Below is a listing; restate from it, character for character, the lines beginning at the line holding "A series circuit contains C = 560" and ending at the line holding "A series circuit contains a", both included.

** Opening Data extract block **

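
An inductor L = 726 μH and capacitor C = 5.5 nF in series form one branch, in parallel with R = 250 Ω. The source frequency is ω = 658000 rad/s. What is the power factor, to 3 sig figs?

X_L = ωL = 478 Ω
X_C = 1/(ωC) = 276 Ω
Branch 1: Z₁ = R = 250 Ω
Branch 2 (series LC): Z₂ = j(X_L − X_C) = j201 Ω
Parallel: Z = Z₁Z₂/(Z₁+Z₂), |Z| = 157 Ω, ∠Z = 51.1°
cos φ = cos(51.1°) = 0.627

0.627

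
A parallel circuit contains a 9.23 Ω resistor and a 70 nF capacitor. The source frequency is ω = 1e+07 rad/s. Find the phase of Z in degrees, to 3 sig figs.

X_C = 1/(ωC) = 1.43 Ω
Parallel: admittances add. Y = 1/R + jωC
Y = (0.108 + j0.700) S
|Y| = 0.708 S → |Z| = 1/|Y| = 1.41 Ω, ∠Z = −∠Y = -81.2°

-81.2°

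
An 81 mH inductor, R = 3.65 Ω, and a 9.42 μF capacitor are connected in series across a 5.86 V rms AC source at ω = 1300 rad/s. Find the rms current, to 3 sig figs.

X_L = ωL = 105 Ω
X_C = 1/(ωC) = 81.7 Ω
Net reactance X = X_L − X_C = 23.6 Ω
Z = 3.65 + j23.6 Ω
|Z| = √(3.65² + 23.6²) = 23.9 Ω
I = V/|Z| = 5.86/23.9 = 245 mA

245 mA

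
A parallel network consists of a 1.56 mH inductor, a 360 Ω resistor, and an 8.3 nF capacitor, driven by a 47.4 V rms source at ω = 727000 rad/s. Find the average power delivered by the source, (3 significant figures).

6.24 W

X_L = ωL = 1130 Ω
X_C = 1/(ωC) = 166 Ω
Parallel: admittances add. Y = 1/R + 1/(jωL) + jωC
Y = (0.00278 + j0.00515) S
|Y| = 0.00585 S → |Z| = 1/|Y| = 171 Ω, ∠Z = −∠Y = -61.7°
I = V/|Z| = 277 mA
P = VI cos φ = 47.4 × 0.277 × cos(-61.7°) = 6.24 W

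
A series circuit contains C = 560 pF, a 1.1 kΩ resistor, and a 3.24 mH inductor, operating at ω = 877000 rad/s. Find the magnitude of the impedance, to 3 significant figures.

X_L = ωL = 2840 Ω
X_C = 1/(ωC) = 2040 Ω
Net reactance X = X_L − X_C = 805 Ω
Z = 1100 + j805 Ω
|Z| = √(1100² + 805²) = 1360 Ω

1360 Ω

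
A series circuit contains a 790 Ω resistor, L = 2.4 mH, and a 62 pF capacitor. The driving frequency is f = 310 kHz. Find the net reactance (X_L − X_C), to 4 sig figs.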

** Closing Data extract block **
** Opening Data extract block **

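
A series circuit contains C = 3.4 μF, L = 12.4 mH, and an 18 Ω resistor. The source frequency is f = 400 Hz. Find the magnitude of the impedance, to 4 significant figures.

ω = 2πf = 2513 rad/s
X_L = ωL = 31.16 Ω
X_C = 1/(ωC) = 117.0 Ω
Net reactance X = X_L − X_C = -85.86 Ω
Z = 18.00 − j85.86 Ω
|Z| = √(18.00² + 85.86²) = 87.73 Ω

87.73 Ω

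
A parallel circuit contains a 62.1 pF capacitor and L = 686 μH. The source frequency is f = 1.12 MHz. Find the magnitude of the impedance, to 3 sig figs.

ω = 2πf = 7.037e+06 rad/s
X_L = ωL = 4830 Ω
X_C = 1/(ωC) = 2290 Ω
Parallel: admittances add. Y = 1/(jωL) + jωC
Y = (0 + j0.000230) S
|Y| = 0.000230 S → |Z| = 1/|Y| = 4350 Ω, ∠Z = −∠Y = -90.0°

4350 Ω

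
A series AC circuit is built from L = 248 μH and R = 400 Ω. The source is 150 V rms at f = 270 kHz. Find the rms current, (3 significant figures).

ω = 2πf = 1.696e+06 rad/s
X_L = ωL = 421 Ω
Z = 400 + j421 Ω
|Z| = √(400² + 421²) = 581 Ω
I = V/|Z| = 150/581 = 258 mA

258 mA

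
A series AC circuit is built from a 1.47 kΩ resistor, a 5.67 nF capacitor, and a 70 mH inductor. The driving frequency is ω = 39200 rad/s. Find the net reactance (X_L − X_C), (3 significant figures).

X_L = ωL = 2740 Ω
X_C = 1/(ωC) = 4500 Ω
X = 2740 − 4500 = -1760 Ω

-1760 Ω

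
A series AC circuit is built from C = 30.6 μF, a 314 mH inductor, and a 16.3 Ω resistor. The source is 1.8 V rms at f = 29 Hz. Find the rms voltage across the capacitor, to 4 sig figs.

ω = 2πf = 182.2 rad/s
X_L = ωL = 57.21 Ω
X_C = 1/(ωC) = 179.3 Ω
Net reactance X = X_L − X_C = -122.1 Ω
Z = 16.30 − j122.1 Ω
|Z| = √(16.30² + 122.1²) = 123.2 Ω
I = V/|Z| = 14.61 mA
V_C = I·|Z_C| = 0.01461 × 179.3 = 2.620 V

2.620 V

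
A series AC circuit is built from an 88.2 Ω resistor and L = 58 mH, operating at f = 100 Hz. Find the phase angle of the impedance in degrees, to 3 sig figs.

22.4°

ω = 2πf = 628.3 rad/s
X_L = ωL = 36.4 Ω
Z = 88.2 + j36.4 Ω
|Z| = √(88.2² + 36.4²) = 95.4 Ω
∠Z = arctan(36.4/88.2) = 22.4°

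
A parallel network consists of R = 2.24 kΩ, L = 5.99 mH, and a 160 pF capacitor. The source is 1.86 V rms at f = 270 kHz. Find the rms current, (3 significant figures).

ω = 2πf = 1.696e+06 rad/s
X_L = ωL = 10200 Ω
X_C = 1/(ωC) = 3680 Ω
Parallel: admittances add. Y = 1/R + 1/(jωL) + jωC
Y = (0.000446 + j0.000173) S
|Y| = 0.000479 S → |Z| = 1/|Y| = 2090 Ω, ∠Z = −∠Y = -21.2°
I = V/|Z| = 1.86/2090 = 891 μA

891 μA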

** Closing Data extract block **

Exercise output>
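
A series circuit contains C = 560 pF, a 1.1 kΩ resistor, and a 3.24 mH inductor, operating at ω = 877000 rad/s. Find the magnitude of the impedance, to 3 significant figures.

X_L = ωL = 2840 Ω
X_C = 1/(ωC) = 2040 Ω
Net reactance X = X_L − X_C = 805 Ω
Z = 1100 + j805 Ω
|Z| = √(1100² + 805²) = 1360 Ω

1360 Ω

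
A series circuit contains a 790 Ω resistor, L = 2.4 mH, and a 62 pF capacitor. The driving frequency is f = 310 kHz. Find the net reactance (X_L − X_C), to 4 sig figs.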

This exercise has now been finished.